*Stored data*
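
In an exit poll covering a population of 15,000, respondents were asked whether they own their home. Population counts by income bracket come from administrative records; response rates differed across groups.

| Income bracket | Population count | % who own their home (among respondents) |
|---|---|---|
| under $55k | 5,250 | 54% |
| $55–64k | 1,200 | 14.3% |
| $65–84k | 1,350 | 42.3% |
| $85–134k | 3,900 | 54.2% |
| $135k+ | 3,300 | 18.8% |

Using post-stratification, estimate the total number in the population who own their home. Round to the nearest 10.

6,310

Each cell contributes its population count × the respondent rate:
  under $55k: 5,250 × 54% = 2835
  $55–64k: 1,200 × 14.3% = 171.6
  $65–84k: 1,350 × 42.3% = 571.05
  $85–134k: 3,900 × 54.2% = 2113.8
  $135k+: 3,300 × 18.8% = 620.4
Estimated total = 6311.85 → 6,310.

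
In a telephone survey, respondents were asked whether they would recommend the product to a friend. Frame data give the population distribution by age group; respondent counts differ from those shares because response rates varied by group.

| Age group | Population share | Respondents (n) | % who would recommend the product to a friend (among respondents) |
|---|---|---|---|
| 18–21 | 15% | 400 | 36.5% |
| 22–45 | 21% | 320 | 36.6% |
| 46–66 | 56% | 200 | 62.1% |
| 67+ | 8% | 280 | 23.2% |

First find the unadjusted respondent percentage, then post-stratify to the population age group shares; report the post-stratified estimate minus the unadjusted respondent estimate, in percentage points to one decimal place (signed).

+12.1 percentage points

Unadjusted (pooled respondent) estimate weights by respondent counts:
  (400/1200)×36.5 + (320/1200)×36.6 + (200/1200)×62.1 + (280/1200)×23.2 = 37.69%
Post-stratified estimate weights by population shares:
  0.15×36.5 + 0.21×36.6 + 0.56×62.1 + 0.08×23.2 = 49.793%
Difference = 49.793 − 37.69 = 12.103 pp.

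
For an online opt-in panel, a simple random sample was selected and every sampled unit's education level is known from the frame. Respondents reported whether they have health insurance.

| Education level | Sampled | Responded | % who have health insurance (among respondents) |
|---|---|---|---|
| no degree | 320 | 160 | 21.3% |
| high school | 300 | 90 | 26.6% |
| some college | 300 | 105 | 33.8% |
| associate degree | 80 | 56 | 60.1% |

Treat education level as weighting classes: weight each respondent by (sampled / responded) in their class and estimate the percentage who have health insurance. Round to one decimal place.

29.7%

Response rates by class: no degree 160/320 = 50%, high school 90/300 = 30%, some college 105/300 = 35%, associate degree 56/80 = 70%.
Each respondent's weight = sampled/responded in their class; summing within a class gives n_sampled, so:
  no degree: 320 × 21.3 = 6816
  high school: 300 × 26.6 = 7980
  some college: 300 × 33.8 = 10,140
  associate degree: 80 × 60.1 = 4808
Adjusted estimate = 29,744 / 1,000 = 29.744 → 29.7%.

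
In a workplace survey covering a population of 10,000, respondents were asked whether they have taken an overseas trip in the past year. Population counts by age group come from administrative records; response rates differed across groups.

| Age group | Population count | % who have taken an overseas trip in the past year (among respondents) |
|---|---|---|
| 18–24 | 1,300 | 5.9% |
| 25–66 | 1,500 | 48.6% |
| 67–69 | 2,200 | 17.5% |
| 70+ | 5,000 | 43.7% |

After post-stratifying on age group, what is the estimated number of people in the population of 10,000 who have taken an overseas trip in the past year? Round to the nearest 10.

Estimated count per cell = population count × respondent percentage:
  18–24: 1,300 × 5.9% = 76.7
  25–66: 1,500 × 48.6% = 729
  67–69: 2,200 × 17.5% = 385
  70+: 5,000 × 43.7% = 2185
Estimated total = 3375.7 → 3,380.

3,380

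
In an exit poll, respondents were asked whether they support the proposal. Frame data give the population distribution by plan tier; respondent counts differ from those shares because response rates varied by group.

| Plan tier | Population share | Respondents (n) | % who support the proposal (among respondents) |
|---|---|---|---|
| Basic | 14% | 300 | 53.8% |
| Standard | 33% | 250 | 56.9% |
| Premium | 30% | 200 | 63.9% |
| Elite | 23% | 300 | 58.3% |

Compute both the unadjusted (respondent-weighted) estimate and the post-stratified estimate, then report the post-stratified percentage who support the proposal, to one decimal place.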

*EXERCISE DETAILS*
Return the entries in full. Do not alter them.

*TASK SOLUTION*
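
In an exit poll covering a population of 15,000, respondents were asked whether they own their home. Population counts by income bracket come from administrative records; response rates differed across groups.

| Income bracket | Population count | % who own their home (among respondents) |
|---|---|---|
| under $55k | 5,250 | 54% |
| $55–64k | 1,200 | 14.3% |
| $65–84k | 1,350 | 42.3% |
| $85–134k | 3,900 | 54.2% |
| $135k+ | 3,300 | 18.8% |

Using post-stratification, estimate the total number in the population who own their home. Round to the nearest 10.

6,310

Each cell contributes its population count × the respondent rate:
  under $55k: 5,250 × 54% = 2835
  $55–64k: 1,200 × 14.3% = 171.6
  $65–84k: 1,350 × 42.3% = 571.05
  $85–134k: 3,900 × 54.2% = 2113.8
  $135k+: 3,300 × 18.8% = 620.4
Estimated total = 6311.85 → 6,310.

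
In a telephone survey, respondents were asked whether they would recommend the product to a friend. Frame data give the population distribution by age group; respondent counts differ from those shares because response rates varied by group.

| Age group | Population share | Respondents (n) | % who would recommend the product to a friend (among respondents) |
|---|---|---|---|
| 18–21 | 15% | 400 | 36.5% |
| 22–45 | 21% | 320 | 36.6% |
| 46–66 | 56% | 200 | 62.1% |
| 67+ | 8% | 280 | 23.2% |

First find the unadjusted respondent percentage, then post-stratify to the population age group shares; report the post-stratified estimate minus the unadjusted respondent estimate, in percentage points to one decimal place (signed).

+12.1 percentage points

Unadjusted (pooled respondent) estimate weights by respondent counts:
  (400/1200)×36.5 + (320/1200)×36.6 + (200/1200)×62.1 + (280/1200)×23.2 = 37.69%
Post-stratified estimate weights by population shares:
  0.15×36.5 + 0.21×36.6 + 0.56×62.1 + 0.08×23.2 = 49.793%
Difference = 49.793 − 37.69 = 12.103 pp.

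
For an online opt-in panel, a simple random sample was selected and every sampled unit's education level is known from the frame. Respondents reported whether they have health insurance.

| Education level | Sampled | Responded | % who have health insurance (among respondents) |
|---|---|---|---|
| no degree | 320 | 160 | 21.3% |
| high school | 300 | 90 | 26.6% |
| some college | 300 | 105 | 33.8% |
| associate degree | 80 | 56 | 60.1% |

Treat education level as weighting classes: weight each respondent by (sampled / responded) in their class and estimate the percentage who have health insurance. Round to one decimal place.

29.7%

Response rates by class: no degree 160/320 = 50%, high school 90/300 = 30%, some college 105/300 = 35%, associate degree 56/80 = 70%.
Each respondent's weight = sampled/responded in their class; summing within a class gives n_sampled, so:
  no degree: 320 × 21.3 = 6816
  high school: 300 × 26.6 = 7980
  some college: 300 × 33.8 = 10,140
  associate degree: 80 × 60.1 = 4808
Adjusted estimate = 29,744 / 1,000 = 29.744 → 29.7%.

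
In a workplace survey covering a population of 10,000, respondents were asked whether they have taken an overseas trip in the past year. Population counts by age group come from administrative records; response rates differed across groups.

| Age group | Population count | % who have taken an overseas trip in the past year (among respondents) |
|---|---|---|
| 18–24 | 1,300 | 5.9% |
| 25–66 | 1,500 | 48.6% |
| 67–69 | 2,200 | 17.5% |
| 70+ | 5,000 | 43.7% |

After post-stratifying on age group, what is the estimated number of people in the population of 10,000 who have taken an overseas trip in the past year? Round to the nearest 10.

Estimated count per cell = population count × respondent percentage:
  18–24: 1,300 × 5.9% = 76.7
  25–66: 1,500 × 48.6% = 729
  67–69: 2,200 × 17.5% = 385
  70+: 5,000 × 43.7% = 2185
Estimated total = 3375.7 → 3,380.

3,380

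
In an exit poll, respondents were asked whether they support the proposal. Frame data give the population distribution by plan tier; respondent counts differ from those shares because response rates varied by group.

| Plan tier | Population share | Respondents (n) | % who support the proposal (among respondents) |
|---|---|---|---|
| Basic | 14% | 300 | 53.8% |
| Standard | 33% | 250 | 56.9% |
| Premium | 30% | 200 | 63.9% |
| Elite | 23% | 300 | 58.3% |

Compute both the unadjusted (respondent-weighted) estimate and the post-stratified estimate, then report the post-stratified percentage who support the proposal, to one decimal place.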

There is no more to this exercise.